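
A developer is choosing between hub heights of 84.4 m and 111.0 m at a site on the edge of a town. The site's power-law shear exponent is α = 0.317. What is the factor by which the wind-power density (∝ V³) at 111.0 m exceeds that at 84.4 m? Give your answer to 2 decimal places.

1.30

Speed ratio: V_B/V_A = (z_B/z_A)^α = (111.0/84.4)^0.317 = (1.3152)^0.317 = 1.09073
Power-density ratio: P_B/P_A = (V_B/V_A)³ = (1.09073)³ = 1.29763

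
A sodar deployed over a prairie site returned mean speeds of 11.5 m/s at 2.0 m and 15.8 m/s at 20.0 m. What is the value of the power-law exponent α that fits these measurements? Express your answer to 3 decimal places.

Power law: V₂/V₁ = (z₂/z₁)^α ⇒ α = ln(V₂/V₁) / ln(z₂/z₁)
α = ln(15.8/11.5) / ln(20.0/2.0) = ln(1.3739) / ln(10.0000)
  = 0.31766 / 2.30259 = 0.13796

α ≈ 0.138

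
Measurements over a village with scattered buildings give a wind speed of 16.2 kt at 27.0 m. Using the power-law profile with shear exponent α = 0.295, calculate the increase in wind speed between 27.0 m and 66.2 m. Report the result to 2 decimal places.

4.91 kt

Power law: V₂ = V₁ · (z₂/z₁)^α = 16.2 × (2.4519)^0.295 = 21.1065 kt
ΔV = 21.1065 − 16.2 = 4.9065 kt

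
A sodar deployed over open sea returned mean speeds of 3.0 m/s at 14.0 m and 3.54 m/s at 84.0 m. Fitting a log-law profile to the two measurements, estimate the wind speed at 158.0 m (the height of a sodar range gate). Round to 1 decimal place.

Log law: V ∝ ln(z/z₀). From the pair, with r = V₁/V₂ = 0.84746,
ln z₀ = (ln z₁ − r·ln z₂)/(1 − r) = (2.6391 − 0.84746×4.4308)/0.15254 = -7.3152 → z₀ = 0.0006654 m
V₃ = V₁ · ln(z₃/z₀)/ln(z₁/z₀) = 3.0 × 12.3778/9.9542 = 3.7304 m/s

3.7 m/s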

__Problem statement__: No lines before the one containing "A sodar deployed over open" belong in the answer; write out that line and each one after it exactly, through the end of the records.

__Exercise output__:
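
A sodar deployed over open sea returned mean speeds of 3.0 m/s at 14.0 m and 3.54 m/s at 84.0 m. Fitting a log-law profile to the two measurements, estimate the wind speed at 158.0 m (the height of a sodar range gate). Round to 1 decimal place.

Log law: V ∝ ln(z/z₀). From the pair, with r = V₁/V₂ = 0.84746,
ln z₀ = (ln z₁ − r·ln z₂)/(1 − r) = (2.6391 − 0.84746×4.4308)/0.15254 = -7.3152 → z₀ = 0.0006654 m
V₃ = V₁ · ln(z₃/z₀)/ln(z₁/z₀) = 3.0 × 12.3778/9.9542 = 3.7304 m/s

3.7 m/s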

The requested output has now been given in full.